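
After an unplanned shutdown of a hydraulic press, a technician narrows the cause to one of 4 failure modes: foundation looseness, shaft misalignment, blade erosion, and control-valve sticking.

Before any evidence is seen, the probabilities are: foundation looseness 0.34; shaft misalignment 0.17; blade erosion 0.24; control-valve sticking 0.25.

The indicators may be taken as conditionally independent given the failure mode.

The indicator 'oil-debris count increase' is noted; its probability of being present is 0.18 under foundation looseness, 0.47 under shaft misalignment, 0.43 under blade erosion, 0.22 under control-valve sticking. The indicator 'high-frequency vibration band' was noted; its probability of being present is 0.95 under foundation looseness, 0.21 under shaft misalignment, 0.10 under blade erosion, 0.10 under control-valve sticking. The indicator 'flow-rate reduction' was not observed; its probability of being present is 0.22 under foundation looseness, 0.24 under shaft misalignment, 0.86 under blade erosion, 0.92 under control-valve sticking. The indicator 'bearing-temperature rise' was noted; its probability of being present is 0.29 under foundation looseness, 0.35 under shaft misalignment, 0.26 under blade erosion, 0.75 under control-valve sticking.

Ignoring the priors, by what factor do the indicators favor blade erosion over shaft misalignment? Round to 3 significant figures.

Take the product of per-indicator likelihoods under each hypothesis (using 1 − P(present | H) for each absent indicator), then divide.
  blade erosion: 0.43 × 0.10 × (1 − 0.86) × 0.26 = 0.0015652
  shaft misalignment: 0.47 × 0.21 × (1 − 0.24) × 0.35 = 0.026254
Bayes factor = 0.0015652 / 0.026254 ≈ 0.0596

0.0596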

§ **Task instructions**: Copy out the entries above exactly as given, starting at the top and ending with the line containing "The indicators may"; include both and nothing more.

§ **Result of the exercise**:
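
After an unplanned shutdown of a hydraulic press, a technician narrows the cause to one of 4 failure modes: foundation looseness, shaft misalignment, blade erosion, and control-valve sticking.

Before any evidence is seen, the probabilities are: foundation looseness 0.34; shaft misalignment 0.17; blade erosion 0.24; control-valve sticking 0.25.

The indicators may be taken as conditionally independent given the failure mode.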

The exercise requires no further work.